> Aim of the exercise
Word for word, repeat each of the records below.

------------------------

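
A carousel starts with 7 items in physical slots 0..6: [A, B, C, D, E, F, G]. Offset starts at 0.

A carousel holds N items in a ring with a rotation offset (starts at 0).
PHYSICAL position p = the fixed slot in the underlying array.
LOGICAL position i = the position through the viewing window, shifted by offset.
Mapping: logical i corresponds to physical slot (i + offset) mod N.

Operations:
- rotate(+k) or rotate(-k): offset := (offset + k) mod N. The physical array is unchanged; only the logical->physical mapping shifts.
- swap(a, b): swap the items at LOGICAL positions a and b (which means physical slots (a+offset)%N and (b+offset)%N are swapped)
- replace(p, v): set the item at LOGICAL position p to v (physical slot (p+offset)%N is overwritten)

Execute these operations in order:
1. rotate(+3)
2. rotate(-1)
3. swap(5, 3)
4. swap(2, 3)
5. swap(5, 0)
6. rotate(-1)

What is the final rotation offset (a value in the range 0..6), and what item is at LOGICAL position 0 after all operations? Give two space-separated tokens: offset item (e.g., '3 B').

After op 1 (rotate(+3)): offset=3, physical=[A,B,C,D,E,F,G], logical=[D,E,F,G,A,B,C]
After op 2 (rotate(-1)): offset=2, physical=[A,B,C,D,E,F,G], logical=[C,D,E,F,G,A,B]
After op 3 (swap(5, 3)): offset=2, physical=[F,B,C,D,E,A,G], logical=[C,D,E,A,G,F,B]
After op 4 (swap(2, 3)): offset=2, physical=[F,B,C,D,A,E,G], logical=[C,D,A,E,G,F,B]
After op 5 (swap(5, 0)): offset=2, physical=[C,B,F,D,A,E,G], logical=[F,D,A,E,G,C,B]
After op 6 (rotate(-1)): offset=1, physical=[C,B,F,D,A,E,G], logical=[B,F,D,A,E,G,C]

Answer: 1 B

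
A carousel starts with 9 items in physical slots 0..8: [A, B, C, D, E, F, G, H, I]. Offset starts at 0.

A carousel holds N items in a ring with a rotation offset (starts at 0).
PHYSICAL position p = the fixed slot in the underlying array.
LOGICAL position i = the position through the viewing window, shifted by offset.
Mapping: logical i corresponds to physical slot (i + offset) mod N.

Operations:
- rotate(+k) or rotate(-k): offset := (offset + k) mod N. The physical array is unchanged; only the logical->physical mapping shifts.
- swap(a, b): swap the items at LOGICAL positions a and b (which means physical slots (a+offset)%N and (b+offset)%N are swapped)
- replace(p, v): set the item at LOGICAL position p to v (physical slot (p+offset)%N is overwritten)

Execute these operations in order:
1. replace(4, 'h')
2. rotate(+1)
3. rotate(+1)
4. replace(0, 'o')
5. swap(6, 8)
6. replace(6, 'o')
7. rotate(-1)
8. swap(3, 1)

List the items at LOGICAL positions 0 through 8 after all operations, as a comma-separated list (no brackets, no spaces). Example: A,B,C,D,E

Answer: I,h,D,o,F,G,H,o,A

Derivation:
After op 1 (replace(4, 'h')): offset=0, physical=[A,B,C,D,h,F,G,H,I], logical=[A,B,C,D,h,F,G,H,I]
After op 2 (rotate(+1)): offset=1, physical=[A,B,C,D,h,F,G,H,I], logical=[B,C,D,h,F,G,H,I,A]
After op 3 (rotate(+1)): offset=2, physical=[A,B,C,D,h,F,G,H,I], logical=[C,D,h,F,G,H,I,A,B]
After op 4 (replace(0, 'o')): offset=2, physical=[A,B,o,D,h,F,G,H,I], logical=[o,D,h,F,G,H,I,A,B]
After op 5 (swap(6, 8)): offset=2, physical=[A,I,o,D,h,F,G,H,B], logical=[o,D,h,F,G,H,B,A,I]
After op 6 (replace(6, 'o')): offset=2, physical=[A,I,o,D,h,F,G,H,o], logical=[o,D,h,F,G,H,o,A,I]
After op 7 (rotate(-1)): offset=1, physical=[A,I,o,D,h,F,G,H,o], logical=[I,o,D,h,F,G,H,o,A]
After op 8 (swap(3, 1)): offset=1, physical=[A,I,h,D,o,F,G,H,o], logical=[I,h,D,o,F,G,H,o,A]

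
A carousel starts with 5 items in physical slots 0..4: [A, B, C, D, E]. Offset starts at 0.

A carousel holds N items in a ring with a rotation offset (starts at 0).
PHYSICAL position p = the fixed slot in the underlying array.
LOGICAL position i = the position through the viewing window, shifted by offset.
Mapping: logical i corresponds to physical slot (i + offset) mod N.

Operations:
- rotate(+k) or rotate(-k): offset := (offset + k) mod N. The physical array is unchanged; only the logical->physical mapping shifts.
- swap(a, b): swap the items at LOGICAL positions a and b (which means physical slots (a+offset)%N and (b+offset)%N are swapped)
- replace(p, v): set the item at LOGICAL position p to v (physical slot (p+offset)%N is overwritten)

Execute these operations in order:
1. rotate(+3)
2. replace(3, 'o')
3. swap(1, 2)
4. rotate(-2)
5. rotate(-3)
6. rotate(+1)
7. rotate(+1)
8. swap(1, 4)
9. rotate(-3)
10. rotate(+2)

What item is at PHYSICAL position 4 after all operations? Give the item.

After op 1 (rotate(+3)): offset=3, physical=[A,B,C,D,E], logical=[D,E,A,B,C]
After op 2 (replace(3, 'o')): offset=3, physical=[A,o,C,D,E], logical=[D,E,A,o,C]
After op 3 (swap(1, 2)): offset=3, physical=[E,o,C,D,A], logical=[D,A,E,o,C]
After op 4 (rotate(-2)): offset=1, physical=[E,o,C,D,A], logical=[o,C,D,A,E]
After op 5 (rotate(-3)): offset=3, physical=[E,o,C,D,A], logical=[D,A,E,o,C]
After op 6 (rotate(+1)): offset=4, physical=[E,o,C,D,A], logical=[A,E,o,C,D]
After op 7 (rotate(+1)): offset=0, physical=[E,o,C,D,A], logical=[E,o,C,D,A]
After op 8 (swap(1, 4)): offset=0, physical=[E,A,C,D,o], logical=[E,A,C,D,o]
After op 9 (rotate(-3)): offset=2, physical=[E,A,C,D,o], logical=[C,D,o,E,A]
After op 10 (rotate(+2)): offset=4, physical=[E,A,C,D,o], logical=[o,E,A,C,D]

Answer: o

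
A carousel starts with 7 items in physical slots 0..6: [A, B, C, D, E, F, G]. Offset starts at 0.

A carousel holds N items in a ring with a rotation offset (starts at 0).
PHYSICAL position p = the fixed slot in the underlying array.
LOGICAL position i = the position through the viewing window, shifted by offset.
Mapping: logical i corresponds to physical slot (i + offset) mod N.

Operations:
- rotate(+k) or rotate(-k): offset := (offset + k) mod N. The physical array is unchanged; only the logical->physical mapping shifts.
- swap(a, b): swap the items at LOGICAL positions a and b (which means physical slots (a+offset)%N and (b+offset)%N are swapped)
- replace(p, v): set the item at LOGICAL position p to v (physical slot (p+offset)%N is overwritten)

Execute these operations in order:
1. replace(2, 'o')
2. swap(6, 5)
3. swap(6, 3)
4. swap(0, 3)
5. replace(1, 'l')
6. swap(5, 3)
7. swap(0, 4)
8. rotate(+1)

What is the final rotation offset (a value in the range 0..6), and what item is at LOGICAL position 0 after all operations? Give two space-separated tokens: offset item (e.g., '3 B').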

------------------------

> Response for this exercise
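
A carousel starts with 7 items in physical slots 0..6: [A, B, C, D, E, F, G]. Offset starts at 0.

A carousel holds N items in a ring with a rotation offset (starts at 0).
PHYSICAL position p = the fixed slot in the underlying array.
LOGICAL position i = the position through the viewing window, shifted by offset.
Mapping: logical i corresponds to physical slot (i + offset) mod N.

Operations:
- rotate(+k) or rotate(-k): offset := (offset + k) mod N. The physical array is unchanged; only the logical->physical mapping shifts.
- swap(a, b): swap the items at LOGICAL positions a and b (which means physical slots (a+offset)%N and (b+offset)%N are swapped)
- replace(p, v): set the item at LOGICAL position p to v (physical slot (p+offset)%N is overwritten)

Execute these operations in order:
1. rotate(+3)
2. rotate(-1)
3. swap(5, 3)
4. swap(2, 3)
5. swap(5, 0)
6. rotate(-1)

What is the final rotation offset (a value in the range 0..6), and what item is at LOGICAL position 0 after all operations? Give two space-separated tokens: offset item (e.g., '3 B').

After op 1 (rotate(+3)): offset=3, physical=[A,B,C,D,E,F,G], logical=[D,E,F,G,A,B,C]
After op 2 (rotate(-1)): offset=2, physical=[A,B,C,D,E,F,G], logical=[C,D,E,F,G,A,B]
After op 3 (swap(5, 3)): offset=2, physical=[F,B,C,D,E,A,G], logical=[C,D,E,A,G,F,B]
After op 4 (swap(2, 3)): offset=2, physical=[F,B,C,D,A,E,G], logical=[C,D,A,E,G,F,B]
After op 5 (swap(5, 0)): offset=2, physical=[C,B,F,D,A,E,G], logical=[F,D,A,E,G,C,B]
After op 6 (rotate(-1)): offset=1, physical=[C,B,F,D,A,E,G], logical=[B,F,D,A,E,G,C]

Answer: 1 B

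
A carousel starts with 9 items in physical slots 0..8: [A, B, C, D, E, F, G, H, I]. Offset starts at 0.

A carousel holds N items in a ring with a rotation offset (starts at 0).
PHYSICAL position p = the fixed slot in the underlying array.
LOGICAL position i = the position through the viewing window, shifted by offset.
Mapping: logical i corresponds to physical slot (i + offset) mod N.

Operations:
- rotate(+k) or rotate(-k): offset := (offset + k) mod N. The physical array is unchanged; only the logical->physical mapping shifts.
- swap(a, b): swap the items at LOGICAL positions a and b (which means physical slots (a+offset)%N and (b+offset)%N are swapped)
- replace(p, v): set the item at LOGICAL position p to v (physical slot (p+offset)%N is overwritten)

Execute these operations in order:
1. replace(4, 'h')
2. rotate(+1)
3. rotate(+1)
4. replace(0, 'o')
5. swap(6, 8)
6. replace(6, 'o')
7. rotate(-1)
8. swap(3, 1)

List the items at LOGICAL positions 0 through 8 after all operations, as a comma-separated list (no brackets, no spaces). Example: A,B,C,D,E

Answer: I,h,D,o,F,G,H,o,A

Derivation:
After op 1 (replace(4, 'h')): offset=0, physical=[A,B,C,D,h,F,G,H,I], logical=[A,B,C,D,h,F,G,H,I]
After op 2 (rotate(+1)): offset=1, physical=[A,B,C,D,h,F,G,H,I], logical=[B,C,D,h,F,G,H,I,A]
After op 3 (rotate(+1)): offset=2, physical=[A,B,C,D,h,F,G,H,I], logical=[C,D,h,F,G,H,I,A,B]
After op 4 (replace(0, 'o')): offset=2, physical=[A,B,o,D,h,F,G,H,I], logical=[o,D,h,F,G,H,I,A,B]
After op 5 (swap(6, 8)): offset=2, physical=[A,I,o,D,h,F,G,H,B], logical=[o,D,h,F,G,H,B,A,I]
After op 6 (replace(6, 'o')): offset=2, physical=[A,I,o,D,h,F,G,H,o], logical=[o,D,h,F,G,H,o,A,I]
After op 7 (rotate(-1)): offset=1, physical=[A,I,o,D,h,F,G,H,o], logical=[I,o,D,h,F,G,H,o,A]
After op 8 (swap(3, 1)): offset=1, physical=[A,I,h,D,o,F,G,H,o], logical=[I,h,D,o,F,G,H,o,A]

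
A carousel starts with 5 items in physical slots 0..4: [A, B, C, D, E]. Offset starts at 0.

A carousel holds N items in a ring with a rotation offset (starts at 0).
PHYSICAL position p = the fixed slot in the underlying array.
LOGICAL position i = the position through the viewing window, shifted by offset.
Mapping: logical i corresponds to physical slot (i + offset) mod N.

Operations:
- rotate(+k) or rotate(-k): offset := (offset + k) mod N. The physical array is unchanged; only the logical->physical mapping shifts.
- swap(a, b): swap the items at LOGICAL positions a and b (which means physical slots (a+offset)%N and (b+offset)%N are swapped)
- replace(p, v): set the item at LOGICAL position p to v (physical slot (p+offset)%N is overwritten)

Execute these operations in order:
1. rotate(+3)
2. replace(3, 'o')
3. swap(1, 2)
4. rotate(-2)
5. rotate(-3)
6. rotate(+1)
7. rotate(+1)
8. swap(1, 4)
9. rotate(-3)
10. rotate(+2)

What item is at PHYSICAL position 4 after all operations? Give the item.

After op 1 (rotate(+3)): offset=3, physical=[A,B,C,D,E], logical=[D,E,A,B,C]
After op 2 (replace(3, 'o')): offset=3, physical=[A,o,C,D,E], logical=[D,E,A,o,C]
After op 3 (swap(1, 2)): offset=3, physical=[E,o,C,D,A], logical=[D,A,E,o,C]
After op 4 (rotate(-2)): offset=1, physical=[E,o,C,D,A], logical=[o,C,D,A,E]
After op 5 (rotate(-3)): offset=3, physical=[E,o,C,D,A], logical=[D,A,E,o,C]
After op 6 (rotate(+1)): offset=4, physical=[E,o,C,D,A], logical=[A,E,o,C,D]
After op 7 (rotate(+1)): offset=0, physical=[E,o,C,D,A], logical=[E,o,C,D,A]
After op 8 (swap(1, 4)): offset=0, physical=[E,A,C,D,o], logical=[E,A,C,D,o]
After op 9 (rotate(-3)): offset=2, physical=[E,A,C,D,o], logical=[C,D,o,E,A]
After op 10 (rotate(+2)): offset=4, physical=[E,A,C,D,o], logical=[o,E,A,C,D]

Answer: o

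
A carousel starts with 7 items in physical slots 0..6: [A, B, C, D, E, F, G]. Offset starts at 0.

A carousel holds N items in a ring with a rotation offset (starts at 0).
PHYSICAL position p = the fixed slot in the underlying array.
LOGICAL position i = the position through the viewing window, shifted by offset.
Mapping: logical i corresponds to physical slot (i + offset) mod N.

Operations:
- rotate(+k) or rotate(-k): offset := (offset + k) mod N. The physical array is unchanged; only the logical->physical mapping shifts.
- swap(a, b): swap the items at LOGICAL positions a and b (which means physical slots (a+offset)%N and (b+offset)%N are swapped)
- replace(p, v): set the item at LOGICAL position p to v (physical slot (p+offset)%N is overwritten)

Execute these operations in order:
1. replace(2, 'o')
2. swap(6, 5)
3. swap(6, 3)
4. swap(0, 3)
5. replace(1, 'l')
6. swap(5, 3)
7. swap(0, 4)
8. rotate(+1)

What is the final rotation offset (a value in the range 0..6), and what item is at LOGICAL position 0 after all operations? Give two space-separated tokens: offset item (e.g., '3 B').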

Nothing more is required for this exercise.